━━━━━ Data section

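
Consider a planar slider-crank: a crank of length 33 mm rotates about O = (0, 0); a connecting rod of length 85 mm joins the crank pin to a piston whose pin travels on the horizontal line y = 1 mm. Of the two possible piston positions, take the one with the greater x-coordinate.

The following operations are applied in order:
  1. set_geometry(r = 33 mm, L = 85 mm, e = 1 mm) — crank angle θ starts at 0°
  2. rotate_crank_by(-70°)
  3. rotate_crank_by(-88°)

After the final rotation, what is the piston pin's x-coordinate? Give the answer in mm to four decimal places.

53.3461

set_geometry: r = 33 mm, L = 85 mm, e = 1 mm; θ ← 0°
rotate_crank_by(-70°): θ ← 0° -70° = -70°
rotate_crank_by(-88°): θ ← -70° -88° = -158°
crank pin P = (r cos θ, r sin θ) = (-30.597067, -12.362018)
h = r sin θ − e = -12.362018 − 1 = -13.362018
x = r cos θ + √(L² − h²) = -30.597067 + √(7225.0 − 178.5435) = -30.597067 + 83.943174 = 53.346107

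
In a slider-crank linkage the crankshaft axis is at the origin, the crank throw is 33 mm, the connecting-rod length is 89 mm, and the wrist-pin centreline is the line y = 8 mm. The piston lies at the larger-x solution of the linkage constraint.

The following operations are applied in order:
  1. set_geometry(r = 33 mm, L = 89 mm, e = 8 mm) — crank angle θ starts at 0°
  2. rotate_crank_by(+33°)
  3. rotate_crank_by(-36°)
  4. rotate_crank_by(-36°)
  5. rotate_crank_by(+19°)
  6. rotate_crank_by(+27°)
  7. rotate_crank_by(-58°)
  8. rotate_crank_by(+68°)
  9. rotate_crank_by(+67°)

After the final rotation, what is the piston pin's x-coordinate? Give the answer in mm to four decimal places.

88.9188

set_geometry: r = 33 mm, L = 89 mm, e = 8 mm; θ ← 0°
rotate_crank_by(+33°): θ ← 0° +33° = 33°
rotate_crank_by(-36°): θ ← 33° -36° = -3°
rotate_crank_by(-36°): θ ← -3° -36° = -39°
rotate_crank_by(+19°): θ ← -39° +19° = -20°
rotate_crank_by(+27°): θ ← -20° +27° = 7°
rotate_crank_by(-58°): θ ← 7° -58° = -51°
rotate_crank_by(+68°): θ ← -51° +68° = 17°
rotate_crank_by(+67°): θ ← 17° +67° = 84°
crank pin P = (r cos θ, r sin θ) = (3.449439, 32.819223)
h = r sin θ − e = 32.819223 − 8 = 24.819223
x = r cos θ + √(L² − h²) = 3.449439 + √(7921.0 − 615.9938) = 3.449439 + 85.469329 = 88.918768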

━━━━━━━━━━
━━━━━ Data section

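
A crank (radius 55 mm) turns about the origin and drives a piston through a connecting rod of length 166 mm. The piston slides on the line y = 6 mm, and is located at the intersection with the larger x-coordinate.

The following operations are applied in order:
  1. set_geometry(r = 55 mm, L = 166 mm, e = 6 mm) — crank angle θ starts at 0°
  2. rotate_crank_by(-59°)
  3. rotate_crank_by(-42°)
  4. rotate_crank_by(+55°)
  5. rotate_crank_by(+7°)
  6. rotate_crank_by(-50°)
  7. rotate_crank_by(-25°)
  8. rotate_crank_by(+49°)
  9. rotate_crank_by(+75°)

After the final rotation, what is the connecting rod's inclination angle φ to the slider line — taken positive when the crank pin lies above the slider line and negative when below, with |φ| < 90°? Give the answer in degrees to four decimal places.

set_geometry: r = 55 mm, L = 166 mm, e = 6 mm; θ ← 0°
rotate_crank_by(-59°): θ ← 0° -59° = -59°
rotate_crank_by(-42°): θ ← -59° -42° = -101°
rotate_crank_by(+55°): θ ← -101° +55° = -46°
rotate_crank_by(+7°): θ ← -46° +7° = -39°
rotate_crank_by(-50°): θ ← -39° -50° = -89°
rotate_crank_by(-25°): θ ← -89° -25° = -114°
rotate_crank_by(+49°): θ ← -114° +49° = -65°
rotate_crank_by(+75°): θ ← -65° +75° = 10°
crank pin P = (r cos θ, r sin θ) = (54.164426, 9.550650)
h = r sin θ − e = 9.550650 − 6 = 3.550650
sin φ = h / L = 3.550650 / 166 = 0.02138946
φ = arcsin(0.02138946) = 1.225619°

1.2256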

━━━━━━━━━━

→ **Task instructions**:
Where a line above includes "length", copy that line.

→ **Exercise response**:
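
Consider a planar slider-crank: a crank of length 33 mm rotates about O = (0, 0); a connecting rod of length 85 mm joins the crank pin to a piston whose pin travels on the horizontal line y = 1 mm. Of the two possible piston positions, take the one with the greater x-coordinate.
In a slider-crank linkage the crankshaft axis is at the origin, the crank throw is 33 mm, the connecting-rod length is 89 mm, and the wrist-pin centreline is the line y = 8 mm. The piston lies at the larger-x solution of the linkage constraint.
A crank (radius 55 mm) turns about the origin and drives a piston through a connecting rod of length 166 mm. The piston slides on the line y = 6 mm, and is located at the intersection with the larger x-coordinate.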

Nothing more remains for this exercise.